Collected data
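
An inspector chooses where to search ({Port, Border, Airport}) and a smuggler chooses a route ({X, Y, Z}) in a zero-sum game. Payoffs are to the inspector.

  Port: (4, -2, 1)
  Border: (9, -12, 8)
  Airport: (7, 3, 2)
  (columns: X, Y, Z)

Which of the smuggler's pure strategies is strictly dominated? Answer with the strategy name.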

- Assignment -
Return exactly the lines from the one containing "Port: (4, -2, 1)" through the last line of the records above, both included, and nothing else.

- Response for this exercise -
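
  Port: (4, -2, 1)
  Border: (9, -12, 8)
  Airport: (7, 3, 2)
  (columns: X, Y, Z)

Which of the smuggler's pure strategies is strictly dominated? Answer with the strategy name.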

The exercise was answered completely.